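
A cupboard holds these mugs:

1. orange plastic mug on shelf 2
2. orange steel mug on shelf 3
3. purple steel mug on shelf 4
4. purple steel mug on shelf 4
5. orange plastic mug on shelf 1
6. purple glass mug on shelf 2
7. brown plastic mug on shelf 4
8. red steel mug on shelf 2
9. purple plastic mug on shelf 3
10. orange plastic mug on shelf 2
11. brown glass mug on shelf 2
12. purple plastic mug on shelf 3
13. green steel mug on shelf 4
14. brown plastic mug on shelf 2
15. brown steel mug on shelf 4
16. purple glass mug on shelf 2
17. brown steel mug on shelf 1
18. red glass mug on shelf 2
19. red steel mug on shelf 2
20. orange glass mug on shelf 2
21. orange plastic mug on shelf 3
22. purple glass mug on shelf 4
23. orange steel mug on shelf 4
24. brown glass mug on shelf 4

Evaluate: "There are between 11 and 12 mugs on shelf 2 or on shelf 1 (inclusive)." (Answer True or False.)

|mugs on shelf 2 or on shelf 1| = 12.
The claim requires 11 ≤ 12 ≤ 12, which holds.

True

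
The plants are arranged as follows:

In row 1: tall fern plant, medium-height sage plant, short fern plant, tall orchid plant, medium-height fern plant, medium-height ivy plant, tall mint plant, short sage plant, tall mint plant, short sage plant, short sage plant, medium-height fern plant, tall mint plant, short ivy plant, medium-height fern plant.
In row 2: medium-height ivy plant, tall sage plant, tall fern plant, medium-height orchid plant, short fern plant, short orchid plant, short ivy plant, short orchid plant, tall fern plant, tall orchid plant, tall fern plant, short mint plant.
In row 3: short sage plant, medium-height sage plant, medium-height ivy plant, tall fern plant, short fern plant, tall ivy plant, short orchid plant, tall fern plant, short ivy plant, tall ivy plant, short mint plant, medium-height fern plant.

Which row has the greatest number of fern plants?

Counts by row (restricted to fern plants): row 1→5, row 3→4, row 2→4.
The maximum is 5, held uniquely by row 1.

row 1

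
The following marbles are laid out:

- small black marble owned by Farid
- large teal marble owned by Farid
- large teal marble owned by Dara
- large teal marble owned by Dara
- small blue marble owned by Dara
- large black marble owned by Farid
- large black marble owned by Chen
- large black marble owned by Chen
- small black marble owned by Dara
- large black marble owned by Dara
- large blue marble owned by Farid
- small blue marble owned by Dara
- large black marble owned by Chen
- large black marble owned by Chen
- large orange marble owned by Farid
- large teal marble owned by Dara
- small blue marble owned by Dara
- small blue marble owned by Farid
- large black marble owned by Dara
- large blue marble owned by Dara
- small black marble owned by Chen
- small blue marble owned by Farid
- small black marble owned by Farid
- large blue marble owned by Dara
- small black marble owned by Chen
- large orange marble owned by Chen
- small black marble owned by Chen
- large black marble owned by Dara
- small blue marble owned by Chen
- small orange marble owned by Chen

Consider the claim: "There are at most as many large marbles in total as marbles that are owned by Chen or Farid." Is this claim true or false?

|large marbles| = 17.
|marbles owned by Chen or Farid| = 18.
The claim requires 17 ≤ 18, which holds.

True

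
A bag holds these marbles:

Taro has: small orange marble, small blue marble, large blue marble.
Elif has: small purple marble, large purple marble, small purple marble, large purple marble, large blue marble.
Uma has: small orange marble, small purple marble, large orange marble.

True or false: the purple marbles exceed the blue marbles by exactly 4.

False

purple marbles: 5.
blue marbles: 3.
The claim requires 5 − 3 (= 2) to equal 4, which does not hold.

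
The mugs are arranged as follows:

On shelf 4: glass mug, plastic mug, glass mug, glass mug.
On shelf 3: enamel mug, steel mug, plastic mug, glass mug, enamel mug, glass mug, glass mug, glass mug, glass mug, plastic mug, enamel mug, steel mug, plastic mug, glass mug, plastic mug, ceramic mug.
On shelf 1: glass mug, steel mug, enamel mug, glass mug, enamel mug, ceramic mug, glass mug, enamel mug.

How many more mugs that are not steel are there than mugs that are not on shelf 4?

mugs that are not steel: 25.
mugs that are not on shelf 4: 24.
25 − 24 = 1.

1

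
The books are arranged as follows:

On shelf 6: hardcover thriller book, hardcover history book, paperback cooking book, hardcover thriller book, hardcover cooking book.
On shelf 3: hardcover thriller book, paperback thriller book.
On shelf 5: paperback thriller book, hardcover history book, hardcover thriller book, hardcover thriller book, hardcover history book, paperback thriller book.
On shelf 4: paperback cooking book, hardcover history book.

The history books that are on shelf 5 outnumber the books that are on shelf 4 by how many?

0

history books on shelf 5: 2.
books on shelf 4: 2.
2 − 2 = 0.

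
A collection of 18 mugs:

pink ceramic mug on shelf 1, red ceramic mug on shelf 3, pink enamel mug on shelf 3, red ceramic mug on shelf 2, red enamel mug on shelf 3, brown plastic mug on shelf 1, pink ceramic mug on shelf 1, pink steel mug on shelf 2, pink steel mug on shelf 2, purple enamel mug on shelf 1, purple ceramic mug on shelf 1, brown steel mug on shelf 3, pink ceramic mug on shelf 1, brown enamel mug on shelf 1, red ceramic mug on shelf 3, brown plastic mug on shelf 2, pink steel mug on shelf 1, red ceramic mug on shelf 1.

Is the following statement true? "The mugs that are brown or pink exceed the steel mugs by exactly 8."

False

|mugs that are brown or pink| = 11.
|steel mugs| = 4.
The claim requires 11 − 4 (= 7) to equal 8, which does not hold.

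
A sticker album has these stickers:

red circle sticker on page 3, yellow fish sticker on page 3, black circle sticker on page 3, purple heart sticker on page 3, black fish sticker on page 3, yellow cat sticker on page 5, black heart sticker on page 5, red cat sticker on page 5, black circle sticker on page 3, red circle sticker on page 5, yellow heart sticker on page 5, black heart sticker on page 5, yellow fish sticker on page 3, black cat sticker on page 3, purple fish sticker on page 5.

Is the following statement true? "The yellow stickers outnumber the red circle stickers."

|yellow stickers| = 4.
|red circle stickers| = 2.
The claim requires 4 > 2, which holds.

True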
▬▬▬▬▬▬
WHAT THE TASK ASKS: Please print verbatim each line from the first line of the entries above to the line that contains "18. red glass mug on shelf 2", inclusive, and nothing more.

EXERCISE OUTPUT:
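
A cupboard holds these mugs:

1. orange plastic mug on shelf 2
2. orange steel mug on shelf 3
3. purple steel mug on shelf 4
4. purple steel mug on shelf 4
5. orange plastic mug on shelf 1
6. purple glass mug on shelf 2
7. brown plastic mug on shelf 4
8. red steel mug on shelf 2
9. purple plastic mug on shelf 3
10. orange plastic mug on shelf 2
11. brown glass mug on shelf 2
12. purple plastic mug on shelf 3
13. green steel mug on shelf 4
14. brown plastic mug on shelf 2
15. brown steel mug on shelf 4
16. purple glass mug on shelf 2
17. brown steel mug on shelf 1
18. red glass mug on shelf 2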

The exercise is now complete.